(WORK INSTRUCTIONS):
The entries below should appear again in your reply, word for word.

(DATA LISTING):
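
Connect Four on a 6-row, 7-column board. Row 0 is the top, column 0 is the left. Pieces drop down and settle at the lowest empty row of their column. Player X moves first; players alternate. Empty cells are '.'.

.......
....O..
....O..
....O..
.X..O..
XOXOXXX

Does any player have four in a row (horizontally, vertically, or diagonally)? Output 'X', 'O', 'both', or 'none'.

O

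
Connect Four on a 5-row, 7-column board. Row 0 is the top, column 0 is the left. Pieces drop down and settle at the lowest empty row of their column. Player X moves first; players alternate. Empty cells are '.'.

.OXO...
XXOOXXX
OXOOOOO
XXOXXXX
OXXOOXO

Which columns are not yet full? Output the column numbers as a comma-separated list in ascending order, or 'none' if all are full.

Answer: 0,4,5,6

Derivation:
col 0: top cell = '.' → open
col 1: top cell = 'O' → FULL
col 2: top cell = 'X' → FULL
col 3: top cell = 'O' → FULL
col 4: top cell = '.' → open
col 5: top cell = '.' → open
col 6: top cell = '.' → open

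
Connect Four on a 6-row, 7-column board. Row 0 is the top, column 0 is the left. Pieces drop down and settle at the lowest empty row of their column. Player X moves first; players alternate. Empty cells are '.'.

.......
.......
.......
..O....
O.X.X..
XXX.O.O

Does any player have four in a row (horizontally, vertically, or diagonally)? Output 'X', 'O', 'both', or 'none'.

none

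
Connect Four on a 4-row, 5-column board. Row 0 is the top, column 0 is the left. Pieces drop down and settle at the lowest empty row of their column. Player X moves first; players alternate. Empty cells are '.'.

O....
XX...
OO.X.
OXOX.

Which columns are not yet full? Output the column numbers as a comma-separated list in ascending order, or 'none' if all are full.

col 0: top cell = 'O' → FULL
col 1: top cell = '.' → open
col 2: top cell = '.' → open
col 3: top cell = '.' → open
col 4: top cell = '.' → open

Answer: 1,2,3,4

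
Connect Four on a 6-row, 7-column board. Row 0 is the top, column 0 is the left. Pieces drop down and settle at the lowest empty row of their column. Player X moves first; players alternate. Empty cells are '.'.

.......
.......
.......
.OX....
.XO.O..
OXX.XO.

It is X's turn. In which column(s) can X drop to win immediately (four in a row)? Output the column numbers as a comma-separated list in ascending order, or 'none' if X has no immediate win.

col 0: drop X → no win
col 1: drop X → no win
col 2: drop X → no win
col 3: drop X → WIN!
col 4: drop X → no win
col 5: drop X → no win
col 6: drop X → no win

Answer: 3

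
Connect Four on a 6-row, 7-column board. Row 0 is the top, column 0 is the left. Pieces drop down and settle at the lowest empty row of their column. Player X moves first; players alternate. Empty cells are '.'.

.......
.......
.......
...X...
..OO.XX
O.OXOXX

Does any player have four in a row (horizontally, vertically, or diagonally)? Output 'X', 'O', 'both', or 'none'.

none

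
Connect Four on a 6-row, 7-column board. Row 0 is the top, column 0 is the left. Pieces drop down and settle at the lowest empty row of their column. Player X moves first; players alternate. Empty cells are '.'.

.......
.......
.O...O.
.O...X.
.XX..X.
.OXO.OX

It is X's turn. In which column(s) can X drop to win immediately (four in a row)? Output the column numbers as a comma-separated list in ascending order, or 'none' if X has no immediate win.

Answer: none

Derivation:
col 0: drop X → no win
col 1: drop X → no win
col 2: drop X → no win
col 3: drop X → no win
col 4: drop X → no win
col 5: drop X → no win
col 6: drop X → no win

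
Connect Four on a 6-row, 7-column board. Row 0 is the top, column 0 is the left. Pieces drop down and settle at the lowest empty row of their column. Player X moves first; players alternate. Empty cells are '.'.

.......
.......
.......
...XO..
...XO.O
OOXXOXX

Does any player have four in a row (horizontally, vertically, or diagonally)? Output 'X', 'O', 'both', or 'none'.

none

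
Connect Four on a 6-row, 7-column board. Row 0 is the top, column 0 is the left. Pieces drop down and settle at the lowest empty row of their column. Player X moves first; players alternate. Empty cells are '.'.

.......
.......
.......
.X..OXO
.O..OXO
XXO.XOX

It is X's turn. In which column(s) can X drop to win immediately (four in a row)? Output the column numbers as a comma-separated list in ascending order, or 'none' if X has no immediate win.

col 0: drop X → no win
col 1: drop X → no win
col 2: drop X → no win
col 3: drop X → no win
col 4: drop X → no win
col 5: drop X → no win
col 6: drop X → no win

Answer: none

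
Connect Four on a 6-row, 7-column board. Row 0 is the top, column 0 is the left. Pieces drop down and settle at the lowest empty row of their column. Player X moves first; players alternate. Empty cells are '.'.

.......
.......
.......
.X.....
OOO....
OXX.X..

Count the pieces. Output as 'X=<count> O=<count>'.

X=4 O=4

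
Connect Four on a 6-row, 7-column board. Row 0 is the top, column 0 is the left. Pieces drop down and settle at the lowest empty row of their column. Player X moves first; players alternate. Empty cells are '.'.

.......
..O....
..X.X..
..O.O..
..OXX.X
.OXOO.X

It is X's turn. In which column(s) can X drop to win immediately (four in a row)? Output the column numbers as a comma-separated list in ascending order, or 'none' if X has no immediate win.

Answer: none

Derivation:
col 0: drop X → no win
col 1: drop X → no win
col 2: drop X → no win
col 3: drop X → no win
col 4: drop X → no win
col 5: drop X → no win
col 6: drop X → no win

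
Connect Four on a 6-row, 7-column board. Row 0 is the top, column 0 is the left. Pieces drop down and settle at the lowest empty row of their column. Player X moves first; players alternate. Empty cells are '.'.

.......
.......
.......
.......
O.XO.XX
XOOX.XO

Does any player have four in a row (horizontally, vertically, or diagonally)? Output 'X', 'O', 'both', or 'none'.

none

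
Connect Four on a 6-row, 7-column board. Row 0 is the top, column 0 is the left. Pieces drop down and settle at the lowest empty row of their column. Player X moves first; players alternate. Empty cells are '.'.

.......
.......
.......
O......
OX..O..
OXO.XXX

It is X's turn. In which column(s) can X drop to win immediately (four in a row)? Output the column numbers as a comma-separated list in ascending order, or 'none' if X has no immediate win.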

(SOLUTION BELOW):
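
Connect Four on a 6-row, 7-column board. Row 0 is the top, column 0 is the left. Pieces drop down and settle at the lowest empty row of their column. Player X moves first; players alternate. Empty cells are '.'.

.......
....O..
....O..
....O..
.X..O..
XOXOXXX

Does any player have four in a row (horizontally, vertically, or diagonally)? Output 'X', 'O', 'both', or 'none'.

O

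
Connect Four on a 5-row, 7-column board. Row 0 is the top, column 0 is the left. Pieces drop down and settle at the lowest empty row of their column. Player X moves first; players alternate. Empty cells are '.'.

.OXO...
XXOOXXX
OXOOOOO
XXOXXXX
OXXOOXO

Which columns are not yet full? Output the column numbers as a comma-separated list in ascending order, or 'none' if all are full.

Answer: 0,4,5,6

Derivation:
col 0: top cell = '.' → open
col 1: top cell = 'O' → FULL
col 2: top cell = 'X' → FULL
col 3: top cell = 'O' → FULL
col 4: top cell = '.' → open
col 5: top cell = '.' → open
col 6: top cell = '.' → open

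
Connect Four on a 6-row, 7-column board. Row 0 is the top, column 0 is the left. Pieces drop down and settle at the lowest empty row of their column. Player X moves first; players alternate. Empty cells are '.'.

.......
.......
.......
..O....
O.X.X..
XXX.O.O

Does any player have four in a row (horizontally, vertically, or diagonally)? Output 'X', 'O', 'both', or 'none'.

none

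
Connect Four on a 4-row, 5-column board. Row 0 is the top, column 0 is the left. Pieces drop down and settle at the lowest empty row of their column. Player X moves first; players alternate. Empty cells are '.'.

O....
XX...
OO.X.
OXOX.

Which columns are not yet full? Output the column numbers as a comma-separated list in ascending order, or 'none' if all are full.

col 0: top cell = 'O' → FULL
col 1: top cell = '.' → open
col 2: top cell = '.' → open
col 3: top cell = '.' → open
col 4: top cell = '.' → open

Answer: 1,2,3,4

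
Connect Four on a 6-row, 7-column board. Row 0 is the top, column 0 is the left. Pieces drop down and settle at the lowest empty row of their column. Player X moves first; players alternate. Empty cells are '.'.

.......
.......
.......
.OX....
.XO.O..
OXX.XO.

It is X's turn. In which column(s) can X drop to win immediately (four in a row)? Output the column numbers as a comma-separated list in ascending order, or 'none' if X has no immediate win.

col 0: drop X → no win
col 1: drop X → no win
col 2: drop X → no win
col 3: drop X → WIN!
col 4: drop X → no win
col 5: drop X → no win
col 6: drop X → no win

Answer: 3

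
Connect Four on a 6-row, 7-column board. Row 0 is the top, column 0 is the left. Pieces drop down and settle at the lowest empty row of their column. Player X moves first; players alternate. Empty cells are '.'.

.......
.......
.......
...X...
..OO.XX
O.OXOXX

Does any player have four in a row (horizontally, vertically, or diagonally)? Output 'X', 'O', 'both', or 'none'.

none

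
Connect Four on a 6-row, 7-column board. Row 0 is the top, column 0 is the left. Pieces drop down and settle at the lowest empty row of their column. Player X moves first; players alternate. Empty cells are '.'.

.......
.......
.O...O.
.O...X.
.XX..X.
.OXO.OX

It is X's turn. In which column(s) can X drop to win immediately (four in a row)? Output the column numbers as a comma-separated list in ascending order, or 'none' if X has no immediate win.

Answer: none

Derivation:
col 0: drop X → no win
col 1: drop X → no win
col 2: drop X → no win
col 3: drop X → no win
col 4: drop X → no win
col 5: drop X → no win
col 6: drop X → no win

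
Connect Four on a 6-row, 7-column board. Row 0 is the top, column 0 is the left. Pieces drop down and settle at the lowest empty row of their column. Player X moves first; players alternate. Empty cells are '.'.

.......
.......
.......
...XO..
...XO.O
OOXXOXX

Does any player have four in a row (horizontally, vertically, or diagonally)? Output 'X', 'O', 'both', or 'none'.

none

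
Connect Four on a 6-row, 7-column board. Row 0 is the top, column 0 is the left. Pieces drop down and settle at the lowest empty row of their column. Player X moves first; players alternate. Empty cells are '.'.

.......
.......
.......
.X..OXO
.O..OXO
XXO.XOX

It is X's turn. In which column(s) can X drop to win immediately (four in a row)? Output the column numbers as a comma-separated list in ascending order, or 'none' if X has no immediate win.

col 0: drop X → no win
col 1: drop X → no win
col 2: drop X → no win
col 3: drop X → no win
col 4: drop X → no win
col 5: drop X → no win
col 6: drop X → no win

Answer: none

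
Connect Four on a 6-row, 7-column board. Row 0 is the top, column 0 is the left. Pieces drop down and settle at the lowest empty row of their column. Player X moves first; players alternate. Empty cells are '.'.

.......
.......
.......
.X.....
OOO....
OXX.X..

Count the pieces. Output as 'X=<count> O=<count>'.

X=4 O=4

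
Connect Four on a 6-row, 7-column board. Row 0 is the top, column 0 is the left. Pieces drop down and settle at the lowest empty row of their column. Player X moves first; players alternate. Empty cells are '.'.

.......
..O....
..X.X..
..O.O..
..OXX.X
.OXOO.X

It is X's turn. In which column(s) can X drop to win immediately (four in a row)? Output the column numbers as a comma-separated list in ascending order, or 'none' if X has no immediate win.

Answer: none

Derivation:
col 0: drop X → no win
col 1: drop X → no win
col 2: drop X → no win
col 3: drop X → no win
col 4: drop X → no win
col 5: drop X → no win
col 6: drop X → no win

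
Connect Four on a 6-row, 7-column board. Row 0 is the top, column 0 is the left. Pieces drop down and settle at the lowest empty row of their column. Player X moves first; players alternate. Empty cells are '.'.

.......
.......
.......
.......
O.XO.XX
XOOX.XO

Does any player have four in a row (horizontally, vertically, or diagonally)? Output 'X', 'O', 'both', or 'none'.

none

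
Connect Four on a 6-row, 7-column board. Row 0 is the top, column 0 is the left. Pieces drop down and settle at the lowest empty row of their column. Player X moves first; players alternate. Empty cells are '.'.

.......
.......
.......
O......
OX..O..
OXO.XXX

It is X's turn. In which column(s) can X drop to win immediately (four in a row)? Output the column numbers as a comma-separated list in ascending order, or 'none' if X has no immediate win.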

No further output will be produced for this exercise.